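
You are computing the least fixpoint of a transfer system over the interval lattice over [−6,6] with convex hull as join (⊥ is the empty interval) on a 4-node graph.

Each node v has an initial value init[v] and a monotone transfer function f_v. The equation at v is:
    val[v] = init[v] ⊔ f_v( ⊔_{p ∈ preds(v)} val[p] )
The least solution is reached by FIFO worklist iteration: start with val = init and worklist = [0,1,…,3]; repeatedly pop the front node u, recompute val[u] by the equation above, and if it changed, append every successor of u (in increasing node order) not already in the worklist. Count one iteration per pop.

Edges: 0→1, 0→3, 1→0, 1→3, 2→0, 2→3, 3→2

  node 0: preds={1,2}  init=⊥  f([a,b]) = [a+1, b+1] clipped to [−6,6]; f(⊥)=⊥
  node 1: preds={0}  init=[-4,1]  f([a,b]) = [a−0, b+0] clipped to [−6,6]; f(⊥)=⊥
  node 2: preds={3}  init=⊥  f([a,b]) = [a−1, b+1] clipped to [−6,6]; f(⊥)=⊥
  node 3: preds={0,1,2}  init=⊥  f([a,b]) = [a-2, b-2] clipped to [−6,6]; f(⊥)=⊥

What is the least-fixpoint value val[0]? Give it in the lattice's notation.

Iteration log — 24 steps:
  step 1. node 0  ⊔preds=[-4,1]  new=[-3,2]  old=⊥  +wl: 
  step 2. node 1  ⊔preds=[-3,2]  new=[-4,2]  old=[-4,1]  +wl: 0
  step 3. node 2  ⊔preds=⊥  new=⊥  stable
  step 4. node 3  ⊔preds=[-4,2]  new=[-6,0]  old=⊥  +wl: 2
  step 5. node 0  ⊔preds=[-4,2]  new=[-3,3]  old=[-3,2]  +wl: 1,3
  step 6. node 2  ⊔preds=[-6,0]  new=[-6,1]  old=⊥  +wl: 0
  step 7. node 1  ⊔preds=[-3,3]  new=[-4,3]  old=[-4,2]  +wl: 
  step 8. node 3  ⊔preds=[-6,3]  new=[-6,1]  old=[-6,0]  +wl: 2
  step 9. node 0  ⊔preds=[-6,3]  new=[-5,4]  old=[-3,3]  +wl: 1,3
  step 10. node 2  ⊔preds=[-6,1]  new=[-6,2]  old=[-6,1]  +wl: 0
  step 11. node 1  ⊔preds=[-5,4]  new=[-5,4]  old=[-4,3]  +wl: 
  step 12. node 3  ⊔preds=[-6,4]  new=[-6,2]  old=[-6,1]  +wl: 2
  step 13. node 0  ⊔preds=[-6,4]  new=[-5,5]  old=[-5,4]  +wl: 1,3
  step 14. node 2  ⊔preds=[-6,2]  new=[-6,3]  old=[-6,2]  +wl: 0
  step 15. node 1  ⊔preds=[-5,5]  new=[-5,5]  old=[-5,4]  +wl: 
  step 16. node 3  ⊔preds=[-6,5]  new=[-6,3]  old=[-6,2]  +wl: 2
  step 17. node 0  ⊔preds=[-6,5]  new=[-5,6]  old=[-5,5]  +wl: 1,3
  step 18. node 2  ⊔preds=[-6,3]  new=[-6,4]  old=[-6,3]  +wl: 0
  step 19. node 1  ⊔preds=[-5,6]  new=[-5,6]  old=[-5,5]  +wl: 
  step 20. node 3  ⊔preds=[-6,6]  new=[-6,4]  old=[-6,3]  +wl: 2
  step 21. node 0  ⊔preds=[-6,6]  new=[-5,6]  stable
  step 22. node 2  ⊔preds=[-6,4]  new=[-6,5]  old=[-6,4]  +wl: 0,3
  step 23. node 0  ⊔preds=[-6,6]  new=[-5,6]  stable
  step 24. node 3  ⊔preds=[-6,6]  new=[-6,4]  stable

Least fixpoint reached:
  node 0: [-5,6]
  node 1: [-5,6]
  node 2: [-6,5]
  node 3: [-6,4]

[-5,6]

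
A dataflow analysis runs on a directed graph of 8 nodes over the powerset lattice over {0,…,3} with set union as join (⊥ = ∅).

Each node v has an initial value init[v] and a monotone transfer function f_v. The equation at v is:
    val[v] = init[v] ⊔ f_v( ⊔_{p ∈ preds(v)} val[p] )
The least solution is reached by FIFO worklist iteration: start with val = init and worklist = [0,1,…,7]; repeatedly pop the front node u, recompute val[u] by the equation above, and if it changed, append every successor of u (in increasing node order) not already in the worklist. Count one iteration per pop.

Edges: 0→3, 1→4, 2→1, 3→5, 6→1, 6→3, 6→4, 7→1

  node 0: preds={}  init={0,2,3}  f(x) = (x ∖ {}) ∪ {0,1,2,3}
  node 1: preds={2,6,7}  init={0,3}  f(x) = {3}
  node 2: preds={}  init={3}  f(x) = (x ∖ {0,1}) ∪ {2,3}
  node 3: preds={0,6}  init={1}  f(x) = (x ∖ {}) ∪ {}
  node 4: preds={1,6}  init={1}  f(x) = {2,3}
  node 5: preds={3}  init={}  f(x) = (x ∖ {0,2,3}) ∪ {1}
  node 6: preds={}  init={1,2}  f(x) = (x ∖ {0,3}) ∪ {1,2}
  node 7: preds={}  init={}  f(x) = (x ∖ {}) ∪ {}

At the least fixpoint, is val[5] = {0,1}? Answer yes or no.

no

Worklist (9 pops):
  #1 pop 0: in={} → {0,1,2,3} (was {0,2,3}); enqueue []
  #2 pop 1: in={1,2,3} → {0,3} (no change)
  #3 pop 2: in={} → {2,3} (was {3}); enqueue [1]
  #4 pop 3: in={0,1,2,3} → {0,1,2,3} (was {1}); enqueue []
  #5 pop 4: in={0,1,2,3} → {1,2,3} (was {1}); enqueue []
  #6 pop 5: in={0,1,2,3} → {1} (was {}); enqueue []
  #7 pop 6: in={} → {1,2} (no change)
  #8 pop 7: in={} → {} (no change)
  #9 pop 1: in={1,2,3} → {0,3} (no change)

Fixpoint:
  val[0] = {0,1,2,3}
  val[1] = {0,3}
  val[2] = {2,3}
  val[3] = {0,1,2,3}
  val[4] = {1,2,3}
  val[5] = {1}
  val[6] = {1,2}
  val[7] = {}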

####

WHAT TO WORK ON –
Return only the stretch of the material above from the line holding "Edges: 0→1, 0→3, 1→0, 1→3, 2→0, 2→3, 3→2" through the line holding "b-2] clipped to [−6,6]; f(⊥)=⊥", copied exactly.

EXERCISE SOLUTION –
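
Edges: 0→1, 0→3, 1→0, 1→3, 2→0, 2→3, 3→2

  node 0: preds={1,2}  init=⊥  f([a,b]) = [a+1, b+1] clipped to [−6,6]; f(⊥)=⊥
  node 1: preds={0}  init=[-4,1]  f([a,b]) = [a−0, b+0] clipped to [−6,6]; f(⊥)=⊥
  node 2: preds={3}  init=⊥  f([a,b]) = [a−1, b+1] clipped to [−6,6]; f(⊥)=⊥
  node 3: preds={0,1,2}  init=⊥  f([a,b]) = [a-2, b-2] clipped to [−6,6]; f(⊥)=⊥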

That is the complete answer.